**What to work on**
Carry over every entry exactly as it appears in the records.
Information shown below:
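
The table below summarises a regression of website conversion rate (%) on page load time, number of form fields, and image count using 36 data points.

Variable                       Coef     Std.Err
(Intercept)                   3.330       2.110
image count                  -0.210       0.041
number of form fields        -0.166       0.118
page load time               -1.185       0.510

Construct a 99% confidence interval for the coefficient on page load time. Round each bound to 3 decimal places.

(-2.582, 0.212)

Read off: b = -1.185, SE = 0.510 for page load time.
df = n − k − 1 = 36 − 3 − 1 = 32.
t* = t_{0.005, 32} = 2.738481.
Margin = t* × SE = 2.738481 × 0.510 = 1.39663.
CI: -1.185 ± 1.39663 → (-2.582, 0.212).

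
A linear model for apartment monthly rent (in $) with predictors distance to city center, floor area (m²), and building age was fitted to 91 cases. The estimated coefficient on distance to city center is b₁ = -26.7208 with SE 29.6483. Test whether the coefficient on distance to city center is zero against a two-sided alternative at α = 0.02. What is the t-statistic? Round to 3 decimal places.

t = -0.901

H₀: β₁ = 0 vs H₁: β₁ ≠ 0.
t = (b₁ − β₁⁰)/SE = -26.7208 / 29.6483 = -0.901.
df = n − k − 1 = 91 − 3 − 1 = 87.
Two-sided p ≈ 0.3699, which is ≥ 0.02, so fail to reject H₀.
The data do not give significant evidence of an association between distance to city center and apartment monthly rent, after adjusting for the other predictors.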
End of Information shown.
**Result of this exercise**
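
The table below summarises a regression of website conversion rate (%) on page load time, number of form fields, and image count using 36 data points.

Variable                       Coef     Std.Err
(Intercept)                   3.330       2.110
image count                  -0.210       0.041
number of form fields        -0.166       0.118
page load time               -1.185       0.510

Construct a 99% confidence interval for the coefficient on page load time. Round each bound to 3 decimal places.

(-2.582, 0.212)

Read off: b = -1.185, SE = 0.510 for page load time.
df = n − k − 1 = 36 − 3 − 1 = 32.
t* = t_{0.005, 32} = 2.738481.
Margin = t* × SE = 2.738481 × 0.510 = 1.39663.
CI: -1.185 ± 1.39663 → (-2.582, 0.212).

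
A linear model for apartment monthly rent (in $) with predictors distance to city center, floor area (m²), and building age was fitted to 91 cases. The estimated coefficient on distance to city center is b₁ = -26.7208 with SE 29.6483. Test whether the coefficient on distance to city center is zero against a two-sided alternative at α = 0.02. What is the t-statistic? Round to 3 decimal places.

t = -0.901

H₀: β₁ = 0 vs H₁: β₁ ≠ 0.
t = (b₁ − β₁⁰)/SE = -26.7208 / 29.6483 = -0.901.
df = n − k − 1 = 91 − 3 − 1 = 87.
Two-sided p ≈ 0.3699, which is ≥ 0.02, so fail to reject H₀.
The data do not give significant evidence of an association between distance to city center and apartment monthly rent, after adjusting for the other predictors.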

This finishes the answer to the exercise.